Repeat the listing beneath this line exactly, keeping every character.
================================
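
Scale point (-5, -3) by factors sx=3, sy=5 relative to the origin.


Scaling: (x*sx, y*sy) = (-5*3, -3*5) = (-15, -15)

(-15, -15)


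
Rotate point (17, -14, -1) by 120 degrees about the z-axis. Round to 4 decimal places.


x' = 17*cos(120) - -14*sin(120) = 3.6244
y' = 17*sin(120) + -14*cos(120) = 21.7224
z' = -1

(3.6244, 21.7224, -1)


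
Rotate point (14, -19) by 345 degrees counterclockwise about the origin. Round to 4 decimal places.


x' = 14*cos(345) - -19*sin(345) = 8.6054
y' = 14*sin(345) + -19*cos(345) = -21.9761

(8.6054, -21.9761)


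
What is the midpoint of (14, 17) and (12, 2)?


Midpoint = ((14+12)/2, (17+2)/2) = (13, 9.5)

(13, 9.5)


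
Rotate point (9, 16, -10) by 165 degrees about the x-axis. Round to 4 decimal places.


x' = 9
y' = 16*cos(165) - -10*sin(165) = -12.8666
z' = 16*sin(165) + -10*cos(165) = 13.8004

(9, -12.8666, 13.8004)


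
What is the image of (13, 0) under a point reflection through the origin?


Reflection through origin: (x, y) -> (-x, -y)
(13, 0) -> (-13, 0)

(-13, 0)


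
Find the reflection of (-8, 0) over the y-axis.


Reflection across y-axis: (x, y) -> (-x, y)
(-8, 0) -> (8, 0)

(8, 0)


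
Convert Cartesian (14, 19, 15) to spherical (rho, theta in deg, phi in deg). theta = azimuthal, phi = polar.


rho = sqrt(14^2 + 19^2 + 15^2) = 27.9643
theta = atan2(19, 14) = 53.6156 deg
phi = acos(15/27.9643) = 57.5612 deg

rho = 27.9643, theta = 53.6156 deg, phi = 57.5612 deg


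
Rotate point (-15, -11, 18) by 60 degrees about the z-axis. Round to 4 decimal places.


x' = -15*cos(60) - -11*sin(60) = 2.0263
y' = -15*sin(60) + -11*cos(60) = -18.4904
z' = 18

(2.0263, -18.4904, 18)


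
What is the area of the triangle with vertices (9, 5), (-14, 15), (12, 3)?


Area = |x1(y2-y3) + x2(y3-y1) + x3(y1-y2)| / 2
= |9*(15-3) + -14*(3-5) + 12*(5-15)| / 2
= 8

8


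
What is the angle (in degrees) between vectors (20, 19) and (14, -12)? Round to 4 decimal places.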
================================
RESPONSE BOX:
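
Scale point (-5, -3) by factors sx=3, sy=5 relative to the origin.


Scaling: (x*sx, y*sy) = (-5*3, -3*5) = (-15, -15)

(-15, -15)


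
Rotate point (17, -14, -1) by 120 degrees about the z-axis. Round to 4 decimal places.


x' = 17*cos(120) - -14*sin(120) = 3.6244
y' = 17*sin(120) + -14*cos(120) = 21.7224
z' = -1

(3.6244, 21.7224, -1)


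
Rotate point (14, -19) by 345 degrees counterclockwise about the origin. Round to 4 decimal places.


x' = 14*cos(345) - -19*sin(345) = 8.6054
y' = 14*sin(345) + -19*cos(345) = -21.9761

(8.6054, -21.9761)


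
What is the midpoint of (14, 17) and (12, 2)?


Midpoint = ((14+12)/2, (17+2)/2) = (13, 9.5)

(13, 9.5)


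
Rotate point (9, 16, -10) by 165 degrees about the x-axis. Round to 4 decimal places.


x' = 9
y' = 16*cos(165) - -10*sin(165) = -12.8666
z' = 16*sin(165) + -10*cos(165) = 13.8004

(9, -12.8666, 13.8004)


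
What is the image of (13, 0) under a point reflection through the origin?


Reflection through origin: (x, y) -> (-x, -y)
(13, 0) -> (-13, 0)

(-13, 0)


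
Find the reflection of (-8, 0) over the y-axis.


Reflection across y-axis: (x, y) -> (-x, y)
(-8, 0) -> (8, 0)

(8, 0)


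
Convert Cartesian (14, 19, 15) to spherical (rho, theta in deg, phi in deg). theta = azimuthal, phi = polar.


rho = sqrt(14^2 + 19^2 + 15^2) = 27.9643
theta = atan2(19, 14) = 53.6156 deg
phi = acos(15/27.9643) = 57.5612 deg

rho = 27.9643, theta = 53.6156 deg, phi = 57.5612 deg


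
Rotate point (-15, -11, 18) by 60 degrees about the z-axis. Round to 4 decimal places.


x' = -15*cos(60) - -11*sin(60) = 2.0263
y' = -15*sin(60) + -11*cos(60) = -18.4904
z' = 18

(2.0263, -18.4904, 18)


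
What is the area of the triangle with vertices (9, 5), (-14, 15), (12, 3)?


Area = |x1(y2-y3) + x2(y3-y1) + x3(y1-y2)| / 2
= |9*(15-3) + -14*(3-5) + 12*(5-15)| / 2
= 8

8


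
What is the angle (in degrees) between vectors (20, 19) and (14, -12)? Round to 4 decimal places.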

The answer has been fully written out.